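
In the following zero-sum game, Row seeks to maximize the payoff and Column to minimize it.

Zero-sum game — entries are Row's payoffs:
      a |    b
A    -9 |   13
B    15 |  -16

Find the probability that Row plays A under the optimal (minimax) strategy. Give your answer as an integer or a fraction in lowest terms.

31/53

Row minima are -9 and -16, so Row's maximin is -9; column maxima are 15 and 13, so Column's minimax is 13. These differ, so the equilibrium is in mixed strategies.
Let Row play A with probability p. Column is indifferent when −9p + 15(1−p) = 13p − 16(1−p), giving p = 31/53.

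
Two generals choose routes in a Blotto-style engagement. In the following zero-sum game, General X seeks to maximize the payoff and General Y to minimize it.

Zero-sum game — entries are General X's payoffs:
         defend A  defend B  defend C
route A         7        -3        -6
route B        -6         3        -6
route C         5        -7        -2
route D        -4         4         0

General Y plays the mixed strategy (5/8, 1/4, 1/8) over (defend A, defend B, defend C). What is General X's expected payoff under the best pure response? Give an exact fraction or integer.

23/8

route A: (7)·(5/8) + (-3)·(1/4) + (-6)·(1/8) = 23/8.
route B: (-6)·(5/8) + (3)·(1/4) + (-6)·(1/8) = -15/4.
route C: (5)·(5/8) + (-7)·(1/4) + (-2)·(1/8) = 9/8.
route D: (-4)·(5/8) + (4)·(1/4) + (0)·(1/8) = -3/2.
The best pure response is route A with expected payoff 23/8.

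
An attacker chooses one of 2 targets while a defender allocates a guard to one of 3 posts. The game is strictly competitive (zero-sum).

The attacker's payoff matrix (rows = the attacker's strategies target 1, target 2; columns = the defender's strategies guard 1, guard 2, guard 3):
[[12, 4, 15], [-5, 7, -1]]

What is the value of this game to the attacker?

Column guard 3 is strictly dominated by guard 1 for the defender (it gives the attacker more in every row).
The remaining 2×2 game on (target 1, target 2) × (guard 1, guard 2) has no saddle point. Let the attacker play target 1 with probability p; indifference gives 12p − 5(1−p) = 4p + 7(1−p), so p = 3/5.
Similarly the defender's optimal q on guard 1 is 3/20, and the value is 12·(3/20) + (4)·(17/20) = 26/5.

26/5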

☆ ☆ ☆

### YOUR OBJECTIVE
Reproduce the data exactly, altering nothing.

### EXERCISE ANSWER
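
In the following zero-sum game, Row seeks to maximize the payoff and Column to minimize it.

Zero-sum game — entries are Row's payoffs:
      a |    b
A    -9 |   13
B    15 |  -16

Find the probability that Row plays A under the optimal (minimax) strategy. Give your answer as an integer or a fraction in lowest terms.

31/53

Row minima are -9 and -16, so Row's maximin is -9; column maxima are 15 and 13, so Column's minimax is 13. These differ, so the equilibrium is in mixed strategies.
Let Row play A with probability p. Column is indifferent when −9p + 15(1−p) = 13p − 16(1−p), giving p = 31/53.

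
Two generals choose routes in a Blotto-style engagement. In the following zero-sum game, General X seeks to maximize the payoff and General Y to minimize it.

Zero-sum game — entries are General X's payoffs:
         defend A  defend B  defend C
route A         7        -3        -6
route B        -6         3        -6
route C         5        -7        -2
route D        -4         4         0

General Y plays the mixed strategy (5/8, 1/4, 1/8) over (defend A, defend B, defend C). What is General X's expected payoff under the best pure response? Give an exact fraction or integer.

23/8

route A: (7)·(5/8) + (-3)·(1/4) + (-6)·(1/8) = 23/8.
route B: (-6)·(5/8) + (3)·(1/4) + (-6)·(1/8) = -15/4.
route C: (5)·(5/8) + (-7)·(1/4) + (-2)·(1/8) = 9/8.
route D: (-4)·(5/8) + (4)·(1/4) + (0)·(1/8) = -3/2.
The best pure response is route A with expected payoff 23/8.

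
An attacker chooses one of 2 targets while a defender allocates a guard to one of 3 posts. The game is strictly competitive (zero-sum).

The attacker's payoff matrix (rows = the attacker's strategies target 1, target 2; columns = the defender's strategies guard 1, guard 2, guard 3):
[[12, 4, 15], [-5, 7, -1]]

What is the value of this game to the attacker?

Column guard 3 is strictly dominated by guard 1 for the defender (it gives the attacker more in every row).
The remaining 2×2 game on (target 1, target 2) × (guard 1, guard 2) has no saddle point. Let the attacker play target 1 with probability p; indifference gives 12p − 5(1−p) = 4p + 7(1−p), so p = 3/5.
Similarly the defender's optimal q on guard 1 is 3/20, and the value is 12·(3/20) + (4)·(17/20) = 26/5.

26/5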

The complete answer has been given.